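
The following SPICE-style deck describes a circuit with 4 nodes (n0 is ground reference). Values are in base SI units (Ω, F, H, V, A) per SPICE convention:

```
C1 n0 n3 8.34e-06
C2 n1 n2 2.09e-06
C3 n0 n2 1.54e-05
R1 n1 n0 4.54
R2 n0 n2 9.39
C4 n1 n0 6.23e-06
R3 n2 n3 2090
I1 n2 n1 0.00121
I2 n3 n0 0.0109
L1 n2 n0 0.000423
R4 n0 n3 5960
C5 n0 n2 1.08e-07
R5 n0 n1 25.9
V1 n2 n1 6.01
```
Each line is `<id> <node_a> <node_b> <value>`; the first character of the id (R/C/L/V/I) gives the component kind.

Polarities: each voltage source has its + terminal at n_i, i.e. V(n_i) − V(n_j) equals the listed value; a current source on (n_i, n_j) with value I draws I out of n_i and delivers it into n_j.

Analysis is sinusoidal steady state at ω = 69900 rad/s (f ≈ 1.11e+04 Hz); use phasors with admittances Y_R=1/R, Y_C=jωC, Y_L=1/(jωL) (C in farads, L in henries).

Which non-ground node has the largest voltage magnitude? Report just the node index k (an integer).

Element admittances at ω=69900 rad/s:
  Y(C1) = 0.000+0.5830j S between n0,n3
  Y(C2) = 0.000+0.1461j S between n1,n2
  Y(C3) = 0.000+1.076j S between n0,n2
  Y(R1) = 0.2203+0.000j S between n1,n0
  Y(R2) = 0.1065+0.000j S between n0,n2
  Y(C4) = 0.000+0.4355j S between n1,n0
  Y(R3) = 0.0004785+0.000j S between n2,n3
  I1: injects 0.00121 A into n1 (from n2)
  I2: injects 0.0109 A into n0 (from n3)
  Y(L1) = 0.000-0.03382j S between n2,n0
  Y(R4) = 0.0001678+0.000j S between n0,n3
  Y(C5) = 0.000+0.007549j S between n0,n2
  Y(R5) = 0.03861+0.000j S between n0,n1
  V1: constraint V(n2)−V(n1) = 6.01
Assemble and solve the 4×4 MNA system:
  V(n1)=-4.106-0.5783j  V(n2)=1.904-0.5783j  V(n3)=-0.0004937+0.01713j
  i(V1)=-0.8123-2.816j

1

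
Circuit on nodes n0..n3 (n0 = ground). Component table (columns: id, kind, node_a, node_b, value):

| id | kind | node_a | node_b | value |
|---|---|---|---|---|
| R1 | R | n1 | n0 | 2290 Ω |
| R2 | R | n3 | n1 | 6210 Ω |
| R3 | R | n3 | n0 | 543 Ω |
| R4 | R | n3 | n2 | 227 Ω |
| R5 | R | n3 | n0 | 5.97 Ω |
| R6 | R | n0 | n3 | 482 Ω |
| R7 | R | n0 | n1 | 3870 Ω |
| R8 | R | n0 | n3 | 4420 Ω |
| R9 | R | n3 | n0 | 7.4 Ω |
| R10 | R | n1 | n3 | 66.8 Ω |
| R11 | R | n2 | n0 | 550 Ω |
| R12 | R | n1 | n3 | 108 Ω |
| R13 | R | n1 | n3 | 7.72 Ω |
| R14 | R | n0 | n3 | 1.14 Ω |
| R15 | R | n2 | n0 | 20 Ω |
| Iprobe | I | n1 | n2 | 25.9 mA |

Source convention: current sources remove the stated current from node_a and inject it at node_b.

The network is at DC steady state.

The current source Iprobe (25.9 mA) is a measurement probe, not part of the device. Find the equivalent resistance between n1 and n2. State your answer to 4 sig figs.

R_eq = 24.96 Ω

Element admittances at DC:
  Y(R1) = 0.0004367 S between n1,n0
  Y(R2) = 0.0001610 S between n3,n1
  Y(R3) = 0.001842 S between n3,n0
  Y(R4) = 0.004405 S between n3,n2
  Y(R5) = 0.1675 S between n3,n0
  Y(R6) = 0.002075 S between n0,n3
  Y(R7) = 0.0002584 S between n0,n1
  Y(R8) = 0.0002262 S between n0,n3
  Y(R9) = 0.1351 S between n3,n0
  Y(R10) = 0.01497 S between n1,n3
  Y(R11) = 0.001818 S between n2,n0
  Y(R12) = 0.009259 S between n1,n3
  Y(R13) = 0.1295 S between n1,n3
  Y(R14) = 0.8772 S between n0,n3
  Y(R15) = 0.05000 S between n2,n0
  Iprobe: injects 0.0259 A into n2 (from n1)
Assemble and solve the 3×3 MNA system:
  V(n1)=-0.1874  V(n2)=0.4591  V(n3)=-0.01998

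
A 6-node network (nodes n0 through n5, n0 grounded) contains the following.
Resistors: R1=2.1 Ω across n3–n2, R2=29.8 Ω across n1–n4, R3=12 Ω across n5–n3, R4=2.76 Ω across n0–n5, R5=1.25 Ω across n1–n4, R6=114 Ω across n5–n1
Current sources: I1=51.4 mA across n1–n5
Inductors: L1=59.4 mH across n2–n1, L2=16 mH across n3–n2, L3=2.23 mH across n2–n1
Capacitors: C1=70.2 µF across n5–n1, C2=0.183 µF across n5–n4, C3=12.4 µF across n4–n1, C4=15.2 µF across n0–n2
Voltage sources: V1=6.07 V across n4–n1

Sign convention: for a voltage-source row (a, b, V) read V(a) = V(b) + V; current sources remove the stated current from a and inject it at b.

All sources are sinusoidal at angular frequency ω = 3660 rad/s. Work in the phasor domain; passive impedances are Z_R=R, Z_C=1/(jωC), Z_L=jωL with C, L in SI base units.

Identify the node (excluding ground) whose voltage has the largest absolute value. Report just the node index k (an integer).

Element admittances at ω=3660 rad/s:
  Y(R1) = 0.4762+0.000j S between n3,n2
  I1: injects 0.0514 A into n5 (from n1)
  Y(R2) = 0.03356+0.000j S between n1,n4
  Y(L1) = 0.000-0.004600j S between n2,n1
  Y(L2) = 0.000-0.01708j S between n3,n2
  Y(C1) = 0.000+0.2569j S between n5,n1
  Y(R3) = 0.08333+0.000j S between n5,n3
  Y(L3) = 0.000-0.1225j S between n2,n1
  Y(C2) = 0.000+0.0006698j S between n5,n4
  Y(C3) = 0.000+0.04538j S between n4,n1
  Y(R4) = 0.3623+0.000j S between n0,n5
  Y(R5) = 0.8000+0.000j S between n1,n4
  Y(C4) = 0.000+0.05563j S between n0,n2
  Y(R6) = 0.008772+0.000j S between n5,n1
  V1: constraint V(n4)−V(n1) = 6.07
Assemble and solve the 6×6 MNA system:
  V(n1)=-0.07154+0.1537j  V(n2)=0.09510+0.2098j  V(n3)=0.08676+0.1761j  V(n4)=5.998+0.1537j  V(n5)=0.03221-0.01460j
  i(V1)=-5.060-0.2795j

4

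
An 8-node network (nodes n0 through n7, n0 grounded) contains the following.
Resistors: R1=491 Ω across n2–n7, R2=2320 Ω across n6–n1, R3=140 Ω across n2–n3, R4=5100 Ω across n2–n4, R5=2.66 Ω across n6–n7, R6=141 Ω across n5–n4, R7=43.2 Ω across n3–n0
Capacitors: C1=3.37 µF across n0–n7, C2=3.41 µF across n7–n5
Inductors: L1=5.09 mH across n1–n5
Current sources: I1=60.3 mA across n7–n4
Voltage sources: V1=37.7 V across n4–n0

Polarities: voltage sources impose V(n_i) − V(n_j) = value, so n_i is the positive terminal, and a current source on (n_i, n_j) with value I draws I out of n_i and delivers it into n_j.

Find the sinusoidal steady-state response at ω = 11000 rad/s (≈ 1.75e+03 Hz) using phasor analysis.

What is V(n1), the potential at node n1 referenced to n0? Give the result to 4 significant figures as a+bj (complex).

4.281-11.01j V

MNA unknowns: 7 node voltages V₁..V_7 plus 1 source current (V1)
R1: Y=0.002037+0.000j on G[2,7]
C1: Y=0.000+0.03707j on G[0,7]
L1: Y=0.000-0.01786j on G[1,5]
C2: Y=0.000+0.03751j on G[7,5]
R2: Y=0.0004310+0.000j on G[6,1]
I1: z[7]−=0.0603, z[4]+=0.0603
R3: Y=0.007143+0.000j on G[2,3]
R4: Y=0.0001961+0.000j on G[2,4]
R5: Y=0.3759+0.000j on G[6,7]
R6: Y=0.007092+0.000j on G[5,4]
R7: Y=0.02315+0.000j on G[3,0]
V1: row V4−V0=37.7, i_V1 at 4,0
solve → V1=4.281-11.01j, V2=1.567-1.244j, V3=0.3695-0.2934j, V4=37.70+0.000j, V5=4.433-10.97j, V6=2.290-4.706j, V7=2.288-4.698j
aux → i_V1=-0.1827-0.07801j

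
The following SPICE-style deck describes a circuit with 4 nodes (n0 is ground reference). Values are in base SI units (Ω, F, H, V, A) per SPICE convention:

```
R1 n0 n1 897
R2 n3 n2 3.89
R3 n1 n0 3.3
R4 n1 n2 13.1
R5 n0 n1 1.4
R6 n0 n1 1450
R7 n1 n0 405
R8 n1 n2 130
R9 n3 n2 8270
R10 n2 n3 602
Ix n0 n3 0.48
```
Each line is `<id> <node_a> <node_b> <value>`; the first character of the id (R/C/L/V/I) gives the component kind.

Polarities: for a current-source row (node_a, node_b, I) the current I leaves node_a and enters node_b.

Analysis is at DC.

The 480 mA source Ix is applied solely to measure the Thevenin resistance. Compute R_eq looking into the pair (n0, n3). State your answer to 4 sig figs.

R_eq = 16.74 Ω

Apply KCL at each of the 3 non-ground nodes and solve the resulting linear system.
Node n1: branches {R1, R3, R4, R5, R6, R7, R8} → V_1 = 0.4699
Node n2: branches {R2, R4, R8, R9, R10} → V_2 = 6.182
Node n3: branches {R2, R9, R10, Ix} → V_3 = 8.037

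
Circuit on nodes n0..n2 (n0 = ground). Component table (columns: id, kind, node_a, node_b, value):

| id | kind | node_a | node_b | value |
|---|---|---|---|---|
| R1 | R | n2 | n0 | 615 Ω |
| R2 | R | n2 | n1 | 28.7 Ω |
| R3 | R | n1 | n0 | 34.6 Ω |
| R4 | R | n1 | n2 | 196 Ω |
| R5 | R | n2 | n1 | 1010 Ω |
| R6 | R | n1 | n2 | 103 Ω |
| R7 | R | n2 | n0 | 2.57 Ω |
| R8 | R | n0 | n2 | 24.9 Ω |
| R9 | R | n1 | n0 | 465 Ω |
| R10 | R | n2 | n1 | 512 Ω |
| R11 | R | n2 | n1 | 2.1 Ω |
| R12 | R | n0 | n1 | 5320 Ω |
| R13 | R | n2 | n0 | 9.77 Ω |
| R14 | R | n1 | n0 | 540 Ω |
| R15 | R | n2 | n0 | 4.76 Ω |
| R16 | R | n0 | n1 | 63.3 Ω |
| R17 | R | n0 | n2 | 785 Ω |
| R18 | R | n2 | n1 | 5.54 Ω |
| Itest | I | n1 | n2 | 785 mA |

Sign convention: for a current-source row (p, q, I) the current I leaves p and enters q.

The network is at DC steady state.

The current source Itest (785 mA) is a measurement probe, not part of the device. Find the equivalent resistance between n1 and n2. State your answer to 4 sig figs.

MNA unknowns: 2 node voltages V₁..V_2
R1: Y=0.001626 on G[2,0]
R2: Y=0.03484 on G[2,1]
R3: Y=0.02890 on G[1,0]
R4: Y=0.005102 on G[1,2]
R5: Y=0.0009901 on G[2,1]
R6: Y=0.009709 on G[1,2]
R7: Y=0.3891 on G[2,0]
R8: Y=0.04016 on G[0,2]
R9: Y=0.002151 on G[1,0]
R10: Y=0.001953 on G[2,1]
R11: Y=0.4762 on G[2,1]
R12: Y=0.0001880 on G[0,1]
R13: Y=0.1024 on G[2,0]
R14: Y=0.001852 on G[1,0]
R15: Y=0.2101 on G[2,0]
R16: Y=0.01580 on G[0,1]
R17: Y=0.001274 on G[0,2]
R18: Y=0.1805 on G[2,1]
Itest: z[1]−=0.785, z[2]+=0.785
solve → V1=-0.9755, V2=0.06405

R_eq = 1.324 Ω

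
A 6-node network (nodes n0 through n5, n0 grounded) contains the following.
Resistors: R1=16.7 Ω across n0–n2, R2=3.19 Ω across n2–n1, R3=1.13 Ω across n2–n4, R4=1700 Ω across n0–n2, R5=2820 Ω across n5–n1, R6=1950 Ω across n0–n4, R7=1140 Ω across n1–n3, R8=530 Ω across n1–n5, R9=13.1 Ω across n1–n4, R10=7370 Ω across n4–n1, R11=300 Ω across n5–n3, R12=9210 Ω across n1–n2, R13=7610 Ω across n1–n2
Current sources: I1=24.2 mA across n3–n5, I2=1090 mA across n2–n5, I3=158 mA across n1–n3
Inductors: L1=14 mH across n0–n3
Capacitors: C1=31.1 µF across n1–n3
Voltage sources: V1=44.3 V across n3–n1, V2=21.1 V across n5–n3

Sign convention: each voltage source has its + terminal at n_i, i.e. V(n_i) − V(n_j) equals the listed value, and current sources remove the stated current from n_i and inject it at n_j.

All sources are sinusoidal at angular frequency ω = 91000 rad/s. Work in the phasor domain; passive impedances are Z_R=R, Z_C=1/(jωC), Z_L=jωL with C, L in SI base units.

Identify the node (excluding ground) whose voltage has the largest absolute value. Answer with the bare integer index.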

+ + +

▶ Action item:
From the line that contains "Inductors: L1=14 mH across n0–n3" through the last line of the records above, copy every line exactly and leave out the rest.

▶ The answer:
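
Inductors: L1=14 mH across n0–n3
Capacitors: C1=31.1 µF across n1–n3
Voltage sources: V1=44.3 V across n3–n1, V2=21.1 V across n5–n3

Sign convention: each voltage source has its + terminal at n_i, i.e. V(n_i) − V(n_j) equals the listed value, and current sources remove the stated current from n_i and inject it at n_j.

All sources are sinusoidal at angular frequency ω = 91000 rad/s. Work in the phasor domain; passive impedances are Z_R=R, Z_C=1/(jωC), Z_L=jωL with C, L in SI base units.

Identify the node (excluding ground) whose voltage has the largest absolute value. Answer with the bare integer index.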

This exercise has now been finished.